→ TASK OBJECTIVE: Please return every line in the entries below with the word "summarises" in it.

→ RECORDS PROVIDED:
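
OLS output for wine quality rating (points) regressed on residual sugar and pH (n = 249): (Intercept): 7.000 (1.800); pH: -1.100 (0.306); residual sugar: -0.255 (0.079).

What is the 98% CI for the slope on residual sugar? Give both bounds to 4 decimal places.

(-0.4400, -0.0700)

Read off: b = -0.255, SE = 0.079 for residual sugar.
df = n − k − 1 = 249 − 2 − 1 = 246.
t* = t_{0.01, 246} = 2.341602.
Margin = t* × SE = 2.341602 × 0.079 = 0.184987.
CI: -0.255 ± 0.184987 → (-0.4400, -0.0700).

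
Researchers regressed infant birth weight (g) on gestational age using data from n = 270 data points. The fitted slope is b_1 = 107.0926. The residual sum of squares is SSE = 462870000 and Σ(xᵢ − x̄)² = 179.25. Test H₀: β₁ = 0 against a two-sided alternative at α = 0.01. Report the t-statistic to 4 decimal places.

MSE = SSE/(n − 2) = 462870000/268 = 1.72713e+06.
SE(b_1) = √(MSE/Sₓₓ) = √(1.72713e+06/179.25) = 98.1595.
t = 107.0926 / 98.1595 = 1.0910.
df = n − 2 = 268.
Two-sided p ≈ 0.2763, which is ≥ 0.01, so fail to reject H₀.
The data do not give significant evidence of an association between gestational age and infant birth weight.

t = 1.0910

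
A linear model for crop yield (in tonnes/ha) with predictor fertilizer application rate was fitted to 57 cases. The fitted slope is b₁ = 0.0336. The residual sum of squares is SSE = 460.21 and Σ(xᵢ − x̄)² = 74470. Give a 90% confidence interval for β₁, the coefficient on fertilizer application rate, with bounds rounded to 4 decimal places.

(0.0159, 0.0513)

MSE = SSE/(n − 2) = 460.21/55 = 8.36745.
SE(b₁) = √(MSE/Sₓₓ) = √(8.36745/74470) = 0.0106.
df = n − 2 = 55.
t* = t_{0.05, 55} = 1.673034.
Margin = t* × SE = 1.673034 × 0.0106 = 0.017734.
CI: 0.0336 ± 0.017734 → (0.0159, 0.0513).
With 90% confidence, each one-unit increase in fertilizer application rate is associated with a change of between 0.0159 and 0.0513 tonnes/ha in crop yield.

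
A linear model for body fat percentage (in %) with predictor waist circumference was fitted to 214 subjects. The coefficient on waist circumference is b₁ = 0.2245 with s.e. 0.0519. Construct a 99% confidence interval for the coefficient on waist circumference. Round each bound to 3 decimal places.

(0.090, 0.359)

df = n − 2 = 214 − 2 = 212.
t* = t_{0.005, 212} = 2.599218.
Margin = t* × SE = 2.599218 × 0.0519 = 0.13490.
CI: 0.2245 ± 0.13490 → (0.090, 0.359).
With 99% confidence, each one-unit increase in waist circumference is associated with a change of between 0.090 and 0.359 % in body fat percentage.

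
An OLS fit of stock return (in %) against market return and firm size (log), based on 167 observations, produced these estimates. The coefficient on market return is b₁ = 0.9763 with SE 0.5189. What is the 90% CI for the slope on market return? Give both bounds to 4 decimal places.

df = n − k − 1 = 167 − 2 − 1 = 164.
t* = t_{0.05, 164} = 1.654198.
Margin = t* × SE = 1.654198 × 0.5189 = 0.858363.
CI: 0.9763 ± 0.858363 → (0.1179, 1.8347).
With 90% confidence, each one-unit increase in market return is associated with a change of between 0.1179 and 1.8347 % in stock return, holding the other predictors fixed.

(0.1179, 1.8347)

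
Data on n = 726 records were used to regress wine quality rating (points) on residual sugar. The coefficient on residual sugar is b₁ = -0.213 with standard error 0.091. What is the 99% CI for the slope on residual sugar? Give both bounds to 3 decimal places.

(-0.448, 0.022)

df = n − 2 = 726 − 2 = 724.
t* = t_{0.005, 724} = 2.582637.
Margin = t* × SE = 2.582637 × 0.091 = 0.23502.
CI: -0.213 ± 0.23502 → (-0.448, 0.022).
With 99% confidence, each one-unit increase in residual sugar is associated with a change of between -0.448 and 0.022 points in wine quality rating.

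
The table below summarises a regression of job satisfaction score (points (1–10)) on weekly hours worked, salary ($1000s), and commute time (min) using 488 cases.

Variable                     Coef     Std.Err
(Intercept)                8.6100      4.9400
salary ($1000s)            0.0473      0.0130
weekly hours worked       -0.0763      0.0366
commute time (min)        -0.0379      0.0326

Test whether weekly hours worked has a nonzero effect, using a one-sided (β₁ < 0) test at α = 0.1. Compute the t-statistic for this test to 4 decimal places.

t = -2.0847

Read off: b = -0.0763, SE = 0.0366 for weekly hours worked.
H₀: β₁ = 0 vs H₁: β₁ < 0.
t = -0.0763 / 0.0366 = -2.0847.
df = n − k − 1 = 488 − 3 − 1 = 484.
One-sided p ≈ 0.0188, which is < 0.1, so reject H₀.
There is evidence that the true slope on weekly hours worked is negative, holding the other predictors fixed.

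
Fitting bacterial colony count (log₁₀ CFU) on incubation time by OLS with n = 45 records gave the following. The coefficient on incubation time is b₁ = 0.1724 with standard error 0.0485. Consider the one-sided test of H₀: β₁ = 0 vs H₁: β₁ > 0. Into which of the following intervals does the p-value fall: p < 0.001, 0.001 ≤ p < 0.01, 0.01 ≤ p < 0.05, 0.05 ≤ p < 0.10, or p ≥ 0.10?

t = 0.1724 / 0.0485 = 3.555.
df = n − 2 = 45 − 2 = 43.
One-sided p = P(T_{43} > t) ≈ 0.0005.
So p < 0.001.

p < 0.001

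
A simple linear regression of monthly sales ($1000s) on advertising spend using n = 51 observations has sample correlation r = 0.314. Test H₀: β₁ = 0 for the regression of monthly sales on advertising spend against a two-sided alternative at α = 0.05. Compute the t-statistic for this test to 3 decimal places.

t = 2.315

t = r·√(n − 2)/√(1 − r²) = 0.314·√49/√0.901404 = 2.315.
df = n − 2 = 49.
Two-sided p ≈ 0.0248, which is < 0.05, so reject H₀.
There is evidence of a linear association between advertising spend and monthly sales.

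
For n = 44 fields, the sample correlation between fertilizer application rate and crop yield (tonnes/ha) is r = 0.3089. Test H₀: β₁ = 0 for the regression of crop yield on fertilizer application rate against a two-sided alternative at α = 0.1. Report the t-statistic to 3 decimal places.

t = 2.105

t = r·√(n − 2)/√(1 − r²) = 0.3089·√42/√0.904581 = 2.105.
df = n − 2 = 42.
Two-sided p ≈ 0.0413, which is < 0.1, so reject H₀.
There is evidence of a linear association between fertilizer application rate and crop yield.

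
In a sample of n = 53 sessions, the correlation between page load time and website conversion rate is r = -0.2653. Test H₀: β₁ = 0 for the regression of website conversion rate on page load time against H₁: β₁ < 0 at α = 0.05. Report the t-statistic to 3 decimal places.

t = r·√(n − 2)/√(1 − r²) = -0.2653·√51/√0.929616 = -1.965.
df = n − 2 = 51.
One-sided p ≈ 0.0274, which is < 0.05, so reject H₀.
There is evidence of a linear association between page load time and website conversion rate.

t = -1.965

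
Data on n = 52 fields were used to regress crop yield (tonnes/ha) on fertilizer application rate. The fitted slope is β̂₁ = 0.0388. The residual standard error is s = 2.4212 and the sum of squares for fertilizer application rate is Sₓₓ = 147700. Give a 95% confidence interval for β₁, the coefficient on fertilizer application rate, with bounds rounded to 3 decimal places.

SE(β̂₁) = s/√Sₓₓ = 2.4212/√147700 = 0.0063.
df = n − 2 = 50.
t* = t_{0.025, 50} = 2.008559.
Margin = t* × SE = 2.008559 × 0.0063 = 0.01265.
CI: 0.0388 ± 0.01265 → (0.026, 0.051).
With 95% confidence, each one-unit increase in fertilizer application rate is associated with a change of between 0.026 and 0.051 tonnes/ha in crop yield.

(0.026, 0.051)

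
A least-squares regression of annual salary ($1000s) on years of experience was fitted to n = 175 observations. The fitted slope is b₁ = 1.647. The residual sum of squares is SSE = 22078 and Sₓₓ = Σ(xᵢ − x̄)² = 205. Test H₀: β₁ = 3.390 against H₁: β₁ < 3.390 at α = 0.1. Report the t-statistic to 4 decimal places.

MSE = SSE/(n − 2) = 22078/173 = 127.618.
SE(b₁) = √(MSE/Sₓₓ) = √(127.618/205) = 0.789005.
t = (1.647 − 3.390) / 0.789005 = -2.2091.
df = n − 2 = 173.
One-sided p ≈ 0.0142, which is < 0.1, so reject H₀.
There is evidence that the true slope on years of experience is below 3.390 $1000s per unit.

t = -2.2091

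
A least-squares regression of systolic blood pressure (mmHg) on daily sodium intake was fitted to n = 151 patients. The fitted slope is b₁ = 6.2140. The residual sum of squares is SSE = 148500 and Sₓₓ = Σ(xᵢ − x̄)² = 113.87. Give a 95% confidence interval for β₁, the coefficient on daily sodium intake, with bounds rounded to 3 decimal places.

MSE = SSE/(n − 2) = 148500/149 = 996.644.
SE(b₁) = √(MSE/Sₓₓ) = √(996.644/113.87) = 2.95846.
df = n − 2 = 149.
t* = t_{0.025, 149} = 1.976013.
Margin = t* × SE = 1.976013 × 2.95846 = 5.84595.
CI: 6.2140 ± 5.84595 → (0.368, 12.060).
With 95% confidence, each one-unit increase in daily sodium intake is associated with a change of between 0.368 and 12.060 mmHg in systolic blood pressure.

(0.368, 12.060)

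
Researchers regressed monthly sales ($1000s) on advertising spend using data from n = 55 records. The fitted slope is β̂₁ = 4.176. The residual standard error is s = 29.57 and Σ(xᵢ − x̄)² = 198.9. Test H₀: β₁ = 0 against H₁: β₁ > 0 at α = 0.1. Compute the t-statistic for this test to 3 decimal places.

SE(β̂₁) = s/√Sₓₓ = 29.57/√198.9 = 2.09669.
t = 4.176 / 2.09669 = 1.992.
df = n − 2 = 53.
One-sided p ≈ 0.0258, which is < 0.1, so reject H₀.
There is evidence that the true slope on advertising spend is positive.

t = 1.992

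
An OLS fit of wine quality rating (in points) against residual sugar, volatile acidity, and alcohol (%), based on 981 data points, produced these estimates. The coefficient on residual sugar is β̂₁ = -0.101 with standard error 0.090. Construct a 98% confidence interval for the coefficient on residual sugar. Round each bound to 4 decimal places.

(-0.3107, 0.1087)

df = n − k − 1 = 981 − 3 − 1 = 977.
t* = t_{0.01, 977} = 2.330171.
Margin = t* × SE = 2.330171 × 0.090 = 0.209715.
CI: -0.101 ± 0.209715 → (-0.3107, 0.1087).
With 98% confidence, each one-unit increase in residual sugar is associated with a change of between -0.3107 and 0.1087 points in wine quality rating, holding the other predictors fixed.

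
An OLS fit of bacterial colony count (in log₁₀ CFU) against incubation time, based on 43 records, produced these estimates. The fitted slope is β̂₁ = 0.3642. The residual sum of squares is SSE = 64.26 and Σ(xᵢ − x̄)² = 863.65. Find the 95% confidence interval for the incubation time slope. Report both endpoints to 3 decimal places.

(0.278, 0.450)

MSE = SSE/(n − 2) = 64.26/41 = 1.56732.
SE(β̂₁) = √(MSE/Sₓₓ) = √(1.56732/863.65) = 0.0426.
df = n − 2 = 41.
t* = t_{0.025, 41} = 2.019541.
Margin = t* × SE = 2.019541 × 0.0426 = 0.08603.
CI: 0.3642 ± 0.08603 → (0.278, 0.450).
With 95% confidence, each one-unit increase in incubation time is associated with a change of between 0.278 and 0.450 log₁₀ CFU in bacterial colony count.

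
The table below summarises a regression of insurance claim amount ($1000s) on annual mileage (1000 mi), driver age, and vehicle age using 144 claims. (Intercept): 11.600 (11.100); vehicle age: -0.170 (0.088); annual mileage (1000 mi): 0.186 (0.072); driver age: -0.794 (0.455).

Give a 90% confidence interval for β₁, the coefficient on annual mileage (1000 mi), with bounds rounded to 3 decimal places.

Read off: b = 0.186, SE = 0.072 for annual mileage (1000 mi).
df = n − k − 1 = 144 − 3 − 1 = 140.
t* = t_{0.05, 140} = 1.655811.
Margin = t* × SE = 1.655811 × 0.072 = 0.11922.
CI: 0.186 ± 0.11922 → (0.067, 0.305).

(0.067, 0.305)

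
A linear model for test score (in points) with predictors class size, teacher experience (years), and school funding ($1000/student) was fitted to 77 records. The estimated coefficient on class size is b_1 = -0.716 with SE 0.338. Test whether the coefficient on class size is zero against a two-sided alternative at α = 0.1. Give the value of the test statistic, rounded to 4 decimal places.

t = -2.1183

H₀: β₁ = 0 vs H₁: β₁ ≠ 0.
t = (b_1 − β₁⁰)/SE = -0.716 / 0.338 = -2.1183.
df = n − k − 1 = 77 − 3 − 1 = 73.
Two-sided p ≈ 0.0376, which is < 0.1, so reject H₀.
There is evidence that class size is associated with test score, holding the other predictors fixed.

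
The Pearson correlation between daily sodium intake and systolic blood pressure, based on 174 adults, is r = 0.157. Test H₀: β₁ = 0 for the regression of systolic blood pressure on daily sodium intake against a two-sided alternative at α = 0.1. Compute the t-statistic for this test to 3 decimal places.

t = r·√(n − 2)/√(1 − r²) = 0.157·√172/√0.975351 = 2.085.
df = n − 2 = 172.
Two-sided p ≈ 0.0386, which is < 0.1, so reject H₀.
There is evidence of a linear association between daily sodium intake and systolic blood pressure.

t = 2.085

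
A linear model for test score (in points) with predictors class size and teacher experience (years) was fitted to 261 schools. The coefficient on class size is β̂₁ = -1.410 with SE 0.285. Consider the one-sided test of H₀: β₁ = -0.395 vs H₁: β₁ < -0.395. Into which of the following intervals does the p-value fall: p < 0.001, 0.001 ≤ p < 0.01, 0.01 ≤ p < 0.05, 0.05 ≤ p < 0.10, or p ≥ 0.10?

t = (-1.410 − (-0.395)) / 0.285 = -3.561.
df = n − k − 1 = 261 − 2 − 1 = 258.
One-sided p = P(T_{258} < t) ≈ 0.0002.
So p < 0.001.

p < 0.001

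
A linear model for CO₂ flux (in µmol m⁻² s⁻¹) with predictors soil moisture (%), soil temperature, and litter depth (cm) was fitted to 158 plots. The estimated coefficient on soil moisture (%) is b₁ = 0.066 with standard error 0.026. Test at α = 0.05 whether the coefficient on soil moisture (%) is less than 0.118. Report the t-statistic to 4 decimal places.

t = -2.0000

H₀: β₁ = 0.118 vs H₁: β₁ < 0.118.
t = (b₁ − β₁⁰)/SE = (0.066 − 0.118) / 0.026 = -2.0000.
df = n − k − 1 = 158 − 3 − 1 = 154.
One-sided p ≈ 0.0236, which is < 0.05, so reject H₀.
There is evidence that the true slope on soil moisture (%) is below 0.118 µmol m⁻² s⁻¹ per unit, holding the other predictors fixed.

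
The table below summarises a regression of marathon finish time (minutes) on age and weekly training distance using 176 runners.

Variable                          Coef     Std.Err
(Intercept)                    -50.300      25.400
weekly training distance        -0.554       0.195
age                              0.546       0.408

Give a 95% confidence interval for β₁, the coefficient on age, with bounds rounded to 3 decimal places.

Read off: b = 0.546, SE = 0.408 for age.
df = n − k − 1 = 176 − 2 − 1 = 173.
t* = t_{0.025, 173} = 1.973771.
Margin = t* × SE = 1.973771 × 0.408 = 0.80530.
CI: 0.546 ± 0.80530 → (-0.259, 1.351).

(-0.259, 1.351)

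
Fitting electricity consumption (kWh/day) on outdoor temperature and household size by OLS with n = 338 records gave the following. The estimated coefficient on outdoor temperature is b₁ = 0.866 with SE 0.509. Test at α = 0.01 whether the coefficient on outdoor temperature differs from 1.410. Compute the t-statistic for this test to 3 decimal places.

H₀: β₁ = 1.410 vs H₁: β₁ ≠ 1.410.
t = (b₁ − β₁⁰)/SE = (0.866 − 1.410) / 0.509 = -1.069.
df = n − k − 1 = 338 − 2 − 1 = 335.
Two-sided p ≈ 0.2859, which is ≥ 0.01, so fail to reject H₀.
The data are consistent with a true slope of 1.410 kWh/day per unit of outdoor temperature, holding the other predictors fixed.

t = -1.069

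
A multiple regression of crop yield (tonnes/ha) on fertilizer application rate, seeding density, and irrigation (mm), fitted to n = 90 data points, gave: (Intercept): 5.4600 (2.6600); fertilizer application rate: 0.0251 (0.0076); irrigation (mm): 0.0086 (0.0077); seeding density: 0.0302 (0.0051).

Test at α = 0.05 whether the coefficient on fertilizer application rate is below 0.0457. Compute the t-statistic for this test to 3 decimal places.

Read off: b = 0.0251, SE = 0.0076 for fertilizer application rate.
H₀: β₁ = 0.0457 vs H₁: β₁ < 0.0457.
t = (0.0251 − 0.0457) / 0.0076 = -2.711.
df = n − k − 1 = 90 − 3 − 1 = 86.
One-sided p ≈ 0.0041, which is < 0.05, so reject H₀.
There is evidence that the true slope on fertilizer application rate is below 0.0457 tonnes/ha per unit, holding the other predictors fixed.

t = -2.711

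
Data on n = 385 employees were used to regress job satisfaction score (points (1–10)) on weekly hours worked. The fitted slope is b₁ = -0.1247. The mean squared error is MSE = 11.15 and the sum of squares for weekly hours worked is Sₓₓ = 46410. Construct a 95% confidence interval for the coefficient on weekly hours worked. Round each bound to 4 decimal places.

SE(b₁) = √(MSE/Sₓₓ) = √(11.15/46410) = 0.0155.
df = n − 2 = 383.
t* = t_{0.025, 383} = 1.966177.
Margin = t* × SE = 1.966177 × 0.0155 = 0.030476.
CI: -0.1247 ± 0.030476 → (-0.1552, -0.0942).
With 95% confidence, each one-unit increase in weekly hours worked is associated with a change of between -0.1552 and -0.0942 points (1–10) in job satisfaction score.

(-0.1552, -0.0942)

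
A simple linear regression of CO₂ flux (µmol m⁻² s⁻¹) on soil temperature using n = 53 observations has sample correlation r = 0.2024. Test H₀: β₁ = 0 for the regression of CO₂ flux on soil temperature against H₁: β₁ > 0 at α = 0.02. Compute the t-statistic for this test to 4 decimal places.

t = 1.4760

t = r·√(n − 2)/√(1 − r²) = 0.2024·√51/√0.959034 = 1.4760.
df = n − 2 = 51.
One-sided p ≈ 0.0730, which is ≥ 0.02, so fail to reject H₀.
The data do not give significant evidence of a linear association between soil temperature and CO₂ flux.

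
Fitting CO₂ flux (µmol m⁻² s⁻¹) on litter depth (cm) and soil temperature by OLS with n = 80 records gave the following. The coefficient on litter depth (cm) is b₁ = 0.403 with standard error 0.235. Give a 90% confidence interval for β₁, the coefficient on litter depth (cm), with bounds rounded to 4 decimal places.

(0.0118, 0.7942)

df = n − k − 1 = 80 − 2 − 1 = 77.
t* = t_{0.05, 77} = 1.664885.
Margin = t* × SE = 1.664885 × 0.235 = 0.391248.
CI: 0.403 ± 0.391248 → (0.0118, 0.7942).
With 90% confidence, each one-unit increase in litter depth (cm) is associated with a change of between 0.0118 and 0.7942 µmol m⁻² s⁻¹ in CO₂ flux, holding the other predictors fixed.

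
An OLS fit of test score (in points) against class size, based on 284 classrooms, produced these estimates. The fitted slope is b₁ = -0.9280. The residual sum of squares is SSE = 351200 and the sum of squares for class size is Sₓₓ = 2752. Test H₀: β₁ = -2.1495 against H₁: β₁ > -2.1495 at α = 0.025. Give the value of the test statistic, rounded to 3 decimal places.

t = 1.816

MSE = SSE/(n − 2) = 351200/282 = 1245.39.
SE(b₁) = √(MSE/Sₓₓ) = √(1245.39/2752) = 0.672711.
t = (-0.9280 − (-2.1495)) / 0.672711 = 1.816.
df = n − 2 = 282.
One-sided p ≈ 0.0352, which is ≥ 0.025, so fail to reject H₀.
The data do not give significant evidence that the true slope on class size exceeds -2.1495 points per unit.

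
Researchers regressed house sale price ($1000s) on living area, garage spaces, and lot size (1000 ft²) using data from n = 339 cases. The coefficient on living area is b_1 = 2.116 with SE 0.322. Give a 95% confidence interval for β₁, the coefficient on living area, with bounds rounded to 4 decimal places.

(1.4826, 2.7494)

df = n − k − 1 = 339 − 3 − 1 = 335.
t* = t_{0.025, 335} = 1.967071.
Margin = t* × SE = 1.967071 × 0.322 = 0.633397.
CI: 2.116 ± 0.633397 → (1.4826, 2.7494).
With 95% confidence, each one-unit increase in living area is associated with a change of between 1.4826 and 2.7494 $1000s in house sale price, holding the other predictors fixed.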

→ RESPONSE AREA:
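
The table below summarises a regression of job satisfaction score (points (1–10)) on weekly hours worked, salary ($1000s), and commute time (min) using 488 cases.
The table below summarises a regression of insurance claim amount ($1000s) on annual mileage (1000 mi), driver age, and vehicle age using 144 claims. (Intercept): 11.600 (11.100); vehicle age: -0.170 (0.088); annual mileage (1000 mi): 0.186 (0.072); driver age: -0.794 (0.455).
The table below summarises a regression of marathon finish time (minutes) on age and weekly training distance using 176 runners.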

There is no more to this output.